| EXERCISE GOAL |
Look for the line that has "Iteratively Factor: z^5" in the material below; please repeat it and every line after it, exactly, up to and including the line that has "Iteratively Factor: r^4", and nothing else.

━━━━━━━━━━

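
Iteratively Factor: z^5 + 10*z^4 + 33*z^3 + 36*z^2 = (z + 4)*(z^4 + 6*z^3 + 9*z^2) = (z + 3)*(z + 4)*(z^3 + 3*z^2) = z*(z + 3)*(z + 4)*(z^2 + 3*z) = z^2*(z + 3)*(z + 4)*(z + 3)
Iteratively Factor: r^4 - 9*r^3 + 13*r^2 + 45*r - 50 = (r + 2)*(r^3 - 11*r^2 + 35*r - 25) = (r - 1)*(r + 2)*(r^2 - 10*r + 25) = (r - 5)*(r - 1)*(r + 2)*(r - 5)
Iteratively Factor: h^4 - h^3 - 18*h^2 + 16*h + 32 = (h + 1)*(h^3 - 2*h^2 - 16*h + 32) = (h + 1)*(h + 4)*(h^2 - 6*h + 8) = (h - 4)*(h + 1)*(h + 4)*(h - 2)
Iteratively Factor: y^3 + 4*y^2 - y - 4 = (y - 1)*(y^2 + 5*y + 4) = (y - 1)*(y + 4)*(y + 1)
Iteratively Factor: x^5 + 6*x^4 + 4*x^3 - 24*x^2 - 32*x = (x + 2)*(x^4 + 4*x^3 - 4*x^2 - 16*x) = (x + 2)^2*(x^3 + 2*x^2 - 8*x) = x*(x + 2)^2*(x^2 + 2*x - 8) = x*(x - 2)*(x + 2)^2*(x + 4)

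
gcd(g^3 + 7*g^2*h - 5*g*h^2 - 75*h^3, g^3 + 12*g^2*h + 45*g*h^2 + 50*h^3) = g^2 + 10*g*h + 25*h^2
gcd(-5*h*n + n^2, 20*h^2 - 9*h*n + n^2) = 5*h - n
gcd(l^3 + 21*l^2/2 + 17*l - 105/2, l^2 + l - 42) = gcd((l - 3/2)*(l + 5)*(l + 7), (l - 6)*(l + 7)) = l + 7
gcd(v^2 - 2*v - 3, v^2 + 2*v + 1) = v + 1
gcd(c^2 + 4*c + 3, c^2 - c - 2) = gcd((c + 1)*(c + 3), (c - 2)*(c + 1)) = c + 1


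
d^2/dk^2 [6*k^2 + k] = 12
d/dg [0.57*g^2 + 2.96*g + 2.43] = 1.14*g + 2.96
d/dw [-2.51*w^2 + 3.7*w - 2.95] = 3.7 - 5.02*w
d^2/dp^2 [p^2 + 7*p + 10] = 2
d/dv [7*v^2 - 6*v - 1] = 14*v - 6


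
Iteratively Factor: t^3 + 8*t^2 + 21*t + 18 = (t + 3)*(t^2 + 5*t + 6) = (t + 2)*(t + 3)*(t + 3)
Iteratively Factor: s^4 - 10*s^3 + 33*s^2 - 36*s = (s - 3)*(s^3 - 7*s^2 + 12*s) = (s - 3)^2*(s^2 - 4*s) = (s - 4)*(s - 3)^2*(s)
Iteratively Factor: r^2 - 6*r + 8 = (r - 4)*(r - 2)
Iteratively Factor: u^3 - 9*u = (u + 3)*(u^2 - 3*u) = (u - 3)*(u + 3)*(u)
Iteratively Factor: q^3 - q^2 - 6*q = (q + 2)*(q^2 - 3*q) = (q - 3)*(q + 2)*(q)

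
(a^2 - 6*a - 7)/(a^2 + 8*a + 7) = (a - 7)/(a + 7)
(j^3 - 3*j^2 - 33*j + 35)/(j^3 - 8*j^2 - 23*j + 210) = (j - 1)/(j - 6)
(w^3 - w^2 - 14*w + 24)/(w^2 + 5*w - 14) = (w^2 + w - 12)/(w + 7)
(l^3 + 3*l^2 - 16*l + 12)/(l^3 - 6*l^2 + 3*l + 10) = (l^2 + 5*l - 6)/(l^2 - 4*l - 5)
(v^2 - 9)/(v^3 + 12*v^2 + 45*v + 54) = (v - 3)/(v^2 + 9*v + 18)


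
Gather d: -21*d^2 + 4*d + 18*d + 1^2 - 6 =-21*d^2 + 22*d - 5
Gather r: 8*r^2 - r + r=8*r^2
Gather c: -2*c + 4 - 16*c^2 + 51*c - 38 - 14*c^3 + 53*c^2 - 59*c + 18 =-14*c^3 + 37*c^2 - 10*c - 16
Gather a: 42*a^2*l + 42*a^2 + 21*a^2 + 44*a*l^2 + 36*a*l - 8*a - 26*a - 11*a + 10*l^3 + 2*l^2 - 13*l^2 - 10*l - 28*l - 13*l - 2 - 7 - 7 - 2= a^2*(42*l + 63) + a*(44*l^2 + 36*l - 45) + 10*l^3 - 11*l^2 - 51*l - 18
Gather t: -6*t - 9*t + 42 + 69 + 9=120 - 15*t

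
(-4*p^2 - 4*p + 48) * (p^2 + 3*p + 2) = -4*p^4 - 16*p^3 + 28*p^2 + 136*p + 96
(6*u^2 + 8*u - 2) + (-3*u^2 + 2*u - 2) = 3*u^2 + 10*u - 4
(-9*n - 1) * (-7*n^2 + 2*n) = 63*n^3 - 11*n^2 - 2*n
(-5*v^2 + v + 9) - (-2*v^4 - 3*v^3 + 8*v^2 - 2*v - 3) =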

━━━━━━━━━━

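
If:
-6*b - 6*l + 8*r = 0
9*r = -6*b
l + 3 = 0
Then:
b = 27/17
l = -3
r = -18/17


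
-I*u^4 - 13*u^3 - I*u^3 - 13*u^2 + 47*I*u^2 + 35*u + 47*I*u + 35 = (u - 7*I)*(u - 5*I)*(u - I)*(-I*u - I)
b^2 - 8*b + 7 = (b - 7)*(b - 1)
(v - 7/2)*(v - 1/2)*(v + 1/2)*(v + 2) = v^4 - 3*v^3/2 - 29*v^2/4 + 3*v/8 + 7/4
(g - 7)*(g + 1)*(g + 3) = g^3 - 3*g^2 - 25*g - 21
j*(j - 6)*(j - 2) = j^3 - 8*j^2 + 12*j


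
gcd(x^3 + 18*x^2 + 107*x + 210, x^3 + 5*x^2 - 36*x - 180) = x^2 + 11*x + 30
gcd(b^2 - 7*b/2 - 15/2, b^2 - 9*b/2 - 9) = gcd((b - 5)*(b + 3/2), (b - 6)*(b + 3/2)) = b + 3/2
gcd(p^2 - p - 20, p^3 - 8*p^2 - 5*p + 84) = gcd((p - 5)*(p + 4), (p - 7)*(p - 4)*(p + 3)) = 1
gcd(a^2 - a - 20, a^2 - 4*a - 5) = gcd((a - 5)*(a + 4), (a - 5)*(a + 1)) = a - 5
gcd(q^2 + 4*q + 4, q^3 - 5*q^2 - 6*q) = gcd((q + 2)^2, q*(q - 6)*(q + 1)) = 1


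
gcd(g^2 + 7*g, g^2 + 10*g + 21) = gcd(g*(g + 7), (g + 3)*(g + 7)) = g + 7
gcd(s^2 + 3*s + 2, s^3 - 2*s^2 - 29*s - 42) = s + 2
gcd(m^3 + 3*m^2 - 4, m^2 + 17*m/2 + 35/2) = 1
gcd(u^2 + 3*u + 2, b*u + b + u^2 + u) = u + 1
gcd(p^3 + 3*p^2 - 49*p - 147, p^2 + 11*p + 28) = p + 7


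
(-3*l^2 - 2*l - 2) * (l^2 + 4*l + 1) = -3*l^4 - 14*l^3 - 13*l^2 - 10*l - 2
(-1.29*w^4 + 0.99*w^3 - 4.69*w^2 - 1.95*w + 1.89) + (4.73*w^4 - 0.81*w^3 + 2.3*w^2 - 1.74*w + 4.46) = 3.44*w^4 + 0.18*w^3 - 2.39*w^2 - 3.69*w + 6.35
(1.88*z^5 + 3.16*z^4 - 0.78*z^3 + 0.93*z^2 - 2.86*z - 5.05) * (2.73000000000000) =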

━━━━━━━━━━

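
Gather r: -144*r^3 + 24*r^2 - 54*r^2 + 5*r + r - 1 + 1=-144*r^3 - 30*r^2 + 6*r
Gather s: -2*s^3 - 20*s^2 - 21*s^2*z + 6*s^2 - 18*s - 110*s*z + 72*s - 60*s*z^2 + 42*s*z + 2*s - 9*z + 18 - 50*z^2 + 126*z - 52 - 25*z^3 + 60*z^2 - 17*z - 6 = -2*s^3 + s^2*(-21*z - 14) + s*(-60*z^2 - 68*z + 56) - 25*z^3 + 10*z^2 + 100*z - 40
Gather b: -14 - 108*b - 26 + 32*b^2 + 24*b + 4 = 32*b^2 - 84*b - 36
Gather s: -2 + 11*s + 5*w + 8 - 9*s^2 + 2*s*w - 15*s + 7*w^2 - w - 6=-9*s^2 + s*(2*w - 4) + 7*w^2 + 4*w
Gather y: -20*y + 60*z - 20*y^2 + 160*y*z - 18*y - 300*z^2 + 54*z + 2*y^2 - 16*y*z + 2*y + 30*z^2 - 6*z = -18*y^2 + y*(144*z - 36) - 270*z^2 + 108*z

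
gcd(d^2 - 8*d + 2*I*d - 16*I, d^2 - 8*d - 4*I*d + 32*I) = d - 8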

━━━━━━━━━━

| RESPONSE TO THE EXERCISE |
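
Iteratively Factor: z^5 + 10*z^4 + 33*z^3 + 36*z^2 = (z + 4)*(z^4 + 6*z^3 + 9*z^2) = (z + 3)*(z + 4)*(z^3 + 3*z^2) = z*(z + 3)*(z + 4)*(z^2 + 3*z) = z^2*(z + 3)*(z + 4)*(z + 3)
Iteratively Factor: r^4 - 9*r^3 + 13*r^2 + 45*r - 50 = (r + 2)*(r^3 - 11*r^2 + 35*r - 25) = (r - 1)*(r + 2)*(r^2 - 10*r + 25) = (r - 5)*(r - 1)*(r + 2)*(r - 5)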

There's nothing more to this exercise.